» **INFORMATION SUPPLIED**
BEGIN

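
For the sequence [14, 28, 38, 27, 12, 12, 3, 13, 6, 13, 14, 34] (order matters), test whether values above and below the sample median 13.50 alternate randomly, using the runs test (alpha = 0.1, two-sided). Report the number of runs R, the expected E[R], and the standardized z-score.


Step 1: Compute median = 13.50; label A = above, B = below.
Labels in order: AAAABBBBBBAA  (n_A = 6, n_B = 6)
Step 2: Count runs R = 3.
Step 3: Under H0 (random ordering), E[R] = 2*n_A*n_B/(n_A+n_B) + 1 = 2*6*6/12 + 1 = 7.0000.
        Var[R] = 2*n_A*n_B*(2*n_A*n_B - n_A - n_B) / ((n_A+n_B)^2 * (n_A+n_B-1)) = 4320/1584 = 2.7273.
        SD[R] = 1.6514.
Step 4: Continuity-corrected z = (R + 0.5 - E[R]) / SD[R] = (3 + 0.5 - 7.0000) / 1.6514 = -2.1194.
Step 5: Two-sided p-value via normal approximation = 2*(1 - Phi(|z|)) = 0.034060.
Step 6: alpha = 0.1. reject H0.

R = 3, z = -2.1194, p = 0.034060, reject H0.


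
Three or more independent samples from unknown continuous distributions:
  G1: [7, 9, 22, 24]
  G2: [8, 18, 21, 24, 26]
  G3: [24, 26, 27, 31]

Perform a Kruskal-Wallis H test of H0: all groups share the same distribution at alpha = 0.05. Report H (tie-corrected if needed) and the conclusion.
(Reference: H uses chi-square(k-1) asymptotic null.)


Step 1: Combine all N = 13 observations and assign midranks.
sorted (value, group, rank): (7,G1,1), (8,G2,2), (9,G1,3), (18,G2,4), (21,G2,5), (22,G1,6), (24,G1,8), (24,G2,8), (24,G3,8), (26,G2,10.5), (26,G3,10.5), (27,G3,12), (31,G3,13)
Step 2: Sum ranks within each group.
R_1 = 18 (n_1 = 4)
R_2 = 29.5 (n_2 = 5)
R_3 = 43.5 (n_3 = 4)
Step 3: H = 12/(N(N+1)) * sum(R_i^2/n_i) - 3(N+1)
     = 12/(13*14) * (18^2/4 + 29.5^2/5 + 43.5^2/4) - 3*14
     = 0.065934 * 728.112 - 42
     = 6.007418.
Step 4: Ties present; correction factor C = 1 - 30/(13^3 - 13) = 0.986264. Corrected H = 6.007418 / 0.986264 = 6.091086.
Step 5: Under H0, H ~ chi^2(2); p-value = 0.047570.
Step 6: alpha = 0.05. reject H0.

H = 6.0911, df = 2, p = 0.047570, reject H0.


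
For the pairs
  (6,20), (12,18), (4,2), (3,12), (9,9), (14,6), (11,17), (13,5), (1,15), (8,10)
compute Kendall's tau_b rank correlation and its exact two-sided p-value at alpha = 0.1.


Step 1: Enumerate the 45 unordered pairs (i,j) with i<j and classify each by sign(x_j-x_i) * sign(y_j-y_i).
  (1,2):dx=+6,dy=-2->D; (1,3):dx=-2,dy=-18->C; (1,4):dx=-3,dy=-8->C; (1,5):dx=+3,dy=-11->D
  (1,6):dx=+8,dy=-14->D; (1,7):dx=+5,dy=-3->D; (1,8):dx=+7,dy=-15->D; (1,9):dx=-5,dy=-5->C
  (1,10):dx=+2,dy=-10->D; (2,3):dx=-8,dy=-16->C; (2,4):dx=-9,dy=-6->C; (2,5):dx=-3,dy=-9->C
  (2,6):dx=+2,dy=-12->D; (2,7):dx=-1,dy=-1->C; (2,8):dx=+1,dy=-13->D; (2,9):dx=-11,dy=-3->C
  (2,10):dx=-4,dy=-8->C; (3,4):dx=-1,dy=+10->D; (3,5):dx=+5,dy=+7->C; (3,6):dx=+10,dy=+4->C
  (3,7):dx=+7,dy=+15->C; (3,8):dx=+9,dy=+3->C; (3,9):dx=-3,dy=+13->D; (3,10):dx=+4,dy=+8->C
  (4,5):dx=+6,dy=-3->D; (4,6):dx=+11,dy=-6->D; (4,7):dx=+8,dy=+5->C; (4,8):dx=+10,dy=-7->D
  (4,9):dx=-2,dy=+3->D; (4,10):dx=+5,dy=-2->D; (5,6):dx=+5,dy=-3->D; (5,7):dx=+2,dy=+8->C
  (5,8):dx=+4,dy=-4->D; (5,9):dx=-8,dy=+6->D; (5,10):dx=-1,dy=+1->D; (6,7):dx=-3,dy=+11->D
  (6,8):dx=-1,dy=-1->C; (6,9):dx=-13,dy=+9->D; (6,10):dx=-6,dy=+4->D; (7,8):dx=+2,dy=-12->D
  (7,9):dx=-10,dy=-2->C; (7,10):dx=-3,dy=-7->C; (8,9):dx=-12,dy=+10->D; (8,10):dx=-5,dy=+5->D
  (9,10):dx=+7,dy=-5->D
Step 2: C = 19, D = 26, total pairs = 45.
Step 3: tau = (C - D)/(n(n-1)/2) = (19 - 26)/45 = -0.155556.
Step 4: Exact two-sided p-value (enumerate n! = 3628800 permutations of y under H0): p = 0.600654.
Step 5: alpha = 0.1. fail to reject H0.

tau_b = -0.1556 (C=19, D=26), p = 0.600654, fail to reject H0.


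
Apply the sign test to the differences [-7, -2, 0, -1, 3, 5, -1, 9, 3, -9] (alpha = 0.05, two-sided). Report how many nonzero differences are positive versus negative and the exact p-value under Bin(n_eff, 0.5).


Step 1: Discard zero differences. Original n = 10; n_eff = number of nonzero differences = 9.
Nonzero differences (with sign): -7, -2, -1, +3, +5, -1, +9, +3, -9
Step 2: Count signs: positive = 4, negative = 5.
Step 3: Under H0: P(positive) = 0.5, so the number of positives S ~ Bin(9, 0.5).
Step 4: Two-sided exact p-value = sum of Bin(9,0.5) probabilities at or below the observed probability = 1.000000.
Step 5: alpha = 0.05. fail to reject H0.

n_eff = 9, pos = 4, neg = 5, p = 1.000000, fail to reject H0.


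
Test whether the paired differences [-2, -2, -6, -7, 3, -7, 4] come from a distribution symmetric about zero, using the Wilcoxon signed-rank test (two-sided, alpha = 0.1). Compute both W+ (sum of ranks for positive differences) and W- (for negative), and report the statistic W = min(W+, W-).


Step 1: Drop any zero differences (none here) and take |d_i|.
|d| = [2, 2, 6, 7, 3, 7, 4]
Step 2: Midrank |d_i| (ties get averaged ranks).
ranks: |2|->1.5, |2|->1.5, |6|->5, |7|->6.5, |3|->3, |7|->6.5, |4|->4
Step 3: Attach original signs; sum ranks with positive sign and with negative sign.
W+ = 3 + 4 = 7
W- = 1.5 + 1.5 + 5 + 6.5 + 6.5 = 21
(Check: W+ + W- = 28 should equal n(n+1)/2 = 28.)
Step 4: Test statistic W = min(W+, W-) = 7.
Step 5: Ties in |d|, so use the tie-corrected normal approximation.
        E[W] = n(n+1)/4 = 7*8/4 = 14.
        Tie groups: |d|=2 (t=2), |d|=7 (t=2); sum(t^3 - t) = 12.
        Var[W] = n(n+1)(2n+1)/24 - sum(t^3-t)/48 = 840/24 - 12/48 = 34.75.
        z = (W - E[W]) / sqrt(Var[W]) = (7 - 14) / 5.8949 = -1.1875.
        Two-sided p = 2*Phi(z) = 0.235044.
Step 6: alpha = 0.1. fail to reject H0.

W+ = 7, W- = 21, W = min = 7, p = 0.235044, fail to reject H0.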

END

» **WHAT TO WORK ON**
Without skipping a line, retype the full listing.

» **RESPONSE BELOW**
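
For the sequence [14, 28, 38, 27, 12, 12, 3, 13, 6, 13, 14, 34] (order matters), test whether values above and below the sample median 13.50 alternate randomly, using the runs test (alpha = 0.1, two-sided). Report the number of runs R, the expected E[R], and the standardized z-score.


Step 1: Compute median = 13.50; label A = above, B = below.
Labels in order: AAAABBBBBBAA  (n_A = 6, n_B = 6)
Step 2: Count runs R = 3.
Step 3: Under H0 (random ordering), E[R] = 2*n_A*n_B/(n_A+n_B) + 1 = 2*6*6/12 + 1 = 7.0000.
        Var[R] = 2*n_A*n_B*(2*n_A*n_B - n_A - n_B) / ((n_A+n_B)^2 * (n_A+n_B-1)) = 4320/1584 = 2.7273.
        SD[R] = 1.6514.
Step 4: Continuity-corrected z = (R + 0.5 - E[R]) / SD[R] = (3 + 0.5 - 7.0000) / 1.6514 = -2.1194.
Step 5: Two-sided p-value via normal approximation = 2*(1 - Phi(|z|)) = 0.034060.
Step 6: alpha = 0.1. reject H0.

R = 3, z = -2.1194, p = 0.034060, reject H0.


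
Three or more independent samples from unknown continuous distributions:
  G1: [7, 9, 22, 24]
  G2: [8, 18, 21, 24, 26]
  G3: [24, 26, 27, 31]

Perform a Kruskal-Wallis H test of H0: all groups share the same distribution at alpha = 0.05. Report H (tie-corrected if needed) and the conclusion.
(Reference: H uses chi-square(k-1) asymptotic null.)


Step 1: Combine all N = 13 observations and assign midranks.
sorted (value, group, rank): (7,G1,1), (8,G2,2), (9,G1,3), (18,G2,4), (21,G2,5), (22,G1,6), (24,G1,8), (24,G2,8), (24,G3,8), (26,G2,10.5), (26,G3,10.5), (27,G3,12), (31,G3,13)
Step 2: Sum ranks within each group.
R_1 = 18 (n_1 = 4)
R_2 = 29.5 (n_2 = 5)
R_3 = 43.5 (n_3 = 4)
Step 3: H = 12/(N(N+1)) * sum(R_i^2/n_i) - 3(N+1)
     = 12/(13*14) * (18^2/4 + 29.5^2/5 + 43.5^2/4) - 3*14
     = 0.065934 * 728.112 - 42
     = 6.007418.
Step 4: Ties present; correction factor C = 1 - 30/(13^3 - 13) = 0.986264. Corrected H = 6.007418 / 0.986264 = 6.091086.
Step 5: Under H0, H ~ chi^2(2); p-value = 0.047570.
Step 6: alpha = 0.05. reject H0.

H = 6.0911, df = 2, p = 0.047570, reject H0.


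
For the pairs
  (6,20), (12,18), (4,2), (3,12), (9,9), (14,6), (11,17), (13,5), (1,15), (8,10)
compute Kendall's tau_b rank correlation and its exact two-sided p-value at alpha = 0.1.


Step 1: Enumerate the 45 unordered pairs (i,j) with i<j and classify each by sign(x_j-x_i) * sign(y_j-y_i).
  (1,2):dx=+6,dy=-2->D; (1,3):dx=-2,dy=-18->C; (1,4):dx=-3,dy=-8->C; (1,5):dx=+3,dy=-11->D
  (1,6):dx=+8,dy=-14->D; (1,7):dx=+5,dy=-3->D; (1,8):dx=+7,dy=-15->D; (1,9):dx=-5,dy=-5->C
  (1,10):dx=+2,dy=-10->D; (2,3):dx=-8,dy=-16->C; (2,4):dx=-9,dy=-6->C; (2,5):dx=-3,dy=-9->C
  (2,6):dx=+2,dy=-12->D; (2,7):dx=-1,dy=-1->C; (2,8):dx=+1,dy=-13->D; (2,9):dx=-11,dy=-3->C
  (2,10):dx=-4,dy=-8->C; (3,4):dx=-1,dy=+10->D; (3,5):dx=+5,dy=+7->C; (3,6):dx=+10,dy=+4->C
  (3,7):dx=+7,dy=+15->C; (3,8):dx=+9,dy=+3->C; (3,9):dx=-3,dy=+13->D; (3,10):dx=+4,dy=+8->C
  (4,5):dx=+6,dy=-3->D; (4,6):dx=+11,dy=-6->D; (4,7):dx=+8,dy=+5->C; (4,8):dx=+10,dy=-7->D
  (4,9):dx=-2,dy=+3->D; (4,10):dx=+5,dy=-2->D; (5,6):dx=+5,dy=-3->D; (5,7):dx=+2,dy=+8->C
  (5,8):dx=+4,dy=-4->D; (5,9):dx=-8,dy=+6->D; (5,10):dx=-1,dy=+1->D; (6,7):dx=-3,dy=+11->D
  (6,8):dx=-1,dy=-1->C; (6,9):dx=-13,dy=+9->D; (6,10):dx=-6,dy=+4->D; (7,8):dx=+2,dy=-12->D
  (7,9):dx=-10,dy=-2->C; (7,10):dx=-3,dy=-7->C; (8,9):dx=-12,dy=+10->D; (8,10):dx=-5,dy=+5->D
  (9,10):dx=+7,dy=-5->D
Step 2: C = 19, D = 26, total pairs = 45.
Step 3: tau = (C - D)/(n(n-1)/2) = (19 - 26)/45 = -0.155556.
Step 4: Exact two-sided p-value (enumerate n! = 3628800 permutations of y under H0): p = 0.600654.
Step 5: alpha = 0.1. fail to reject H0.

tau_b = -0.1556 (C=19, D=26), p = 0.600654, fail to reject H0.


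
Apply the sign test to the differences [-7, -2, 0, -1, 3, 5, -1, 9, 3, -9] (alpha = 0.05, two-sided). Report how many nonzero differences are positive versus negative and the exact p-value under Bin(n_eff, 0.5).


Step 1: Discard zero differences. Original n = 10; n_eff = number of nonzero differences = 9.
Nonzero differences (with sign): -7, -2, -1, +3, +5, -1, +9, +3, -9
Step 2: Count signs: positive = 4, negative = 5.
Step 3: Under H0: P(positive) = 0.5, so the number of positives S ~ Bin(9, 0.5).
Step 4: Two-sided exact p-value = sum of Bin(9,0.5) probabilities at or below the observed probability = 1.000000.
Step 5: alpha = 0.05. fail to reject H0.

n_eff = 9, pos = 4, neg = 5, p = 1.000000, fail to reject H0.


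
Test whether the paired differences [-2, -2, -6, -7, 3, -7, 4] come from a distribution symmetric about zero, using the Wilcoxon signed-rank test (two-sided, alpha = 0.1). Compute both W+ (sum of ranks for positive differences) and W- (for negative), and report the statistic W = min(W+, W-).


Step 1: Drop any zero differences (none here) and take |d_i|.
|d| = [2, 2, 6, 7, 3, 7, 4]
Step 2: Midrank |d_i| (ties get averaged ranks).
ranks: |2|->1.5, |2|->1.5, |6|->5, |7|->6.5, |3|->3, |7|->6.5, |4|->4
Step 3: Attach original signs; sum ranks with positive sign and with negative sign.
W+ = 3 + 4 = 7
W- = 1.5 + 1.5 + 5 + 6.5 + 6.5 = 21
(Check: W+ + W- = 28 should equal n(n+1)/2 = 28.)
Step 4: Test statistic W = min(W+, W-) = 7.
Step 5: Ties in |d|, so use the tie-corrected normal approximation.
        E[W] = n(n+1)/4 = 7*8/4 = 14.
        Tie groups: |d|=2 (t=2), |d|=7 (t=2); sum(t^3 - t) = 12.
        Var[W] = n(n+1)(2n+1)/24 - sum(t^3-t)/48 = 840/24 - 12/48 = 34.75.
        z = (W - E[W]) / sqrt(Var[W]) = (7 - 14) / 5.8949 = -1.1875.
        Two-sided p = 2*Phi(z) = 0.235044.
Step 6: alpha = 0.1. fail to reject H0.

W+ = 7, W- = 21, W = min = 7, p = 0.235044, fail to reject H0.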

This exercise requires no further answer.